== Exercise prompt ==
Go to the line containing "gcd(c^2 - 8*c" in the records below. Repeat it and the lines after it exactly, all the way to the end.

== Supplied information ==
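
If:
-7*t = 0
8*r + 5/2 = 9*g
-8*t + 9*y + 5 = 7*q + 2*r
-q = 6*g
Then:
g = -12*y/53 - 15/106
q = 72*y/53 + 45/53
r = -27*y/106 - 25/53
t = 0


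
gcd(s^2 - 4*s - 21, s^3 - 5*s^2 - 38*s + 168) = s - 7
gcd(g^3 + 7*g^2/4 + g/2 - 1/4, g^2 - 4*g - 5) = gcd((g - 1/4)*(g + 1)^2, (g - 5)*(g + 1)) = g + 1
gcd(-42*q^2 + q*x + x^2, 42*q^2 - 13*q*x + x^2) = -6*q + x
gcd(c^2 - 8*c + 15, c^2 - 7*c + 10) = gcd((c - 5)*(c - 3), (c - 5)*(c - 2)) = c - 5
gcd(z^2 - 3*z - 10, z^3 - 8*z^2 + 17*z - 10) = z - 5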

== Response for this exercise ==
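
gcd(c^2 - 8*c + 15, c^2 - 7*c + 10) = gcd((c - 5)*(c - 3), (c - 5)*(c - 2)) = c - 5
gcd(z^2 - 3*z - 10, z^3 - 8*z^2 + 17*z - 10) = z - 5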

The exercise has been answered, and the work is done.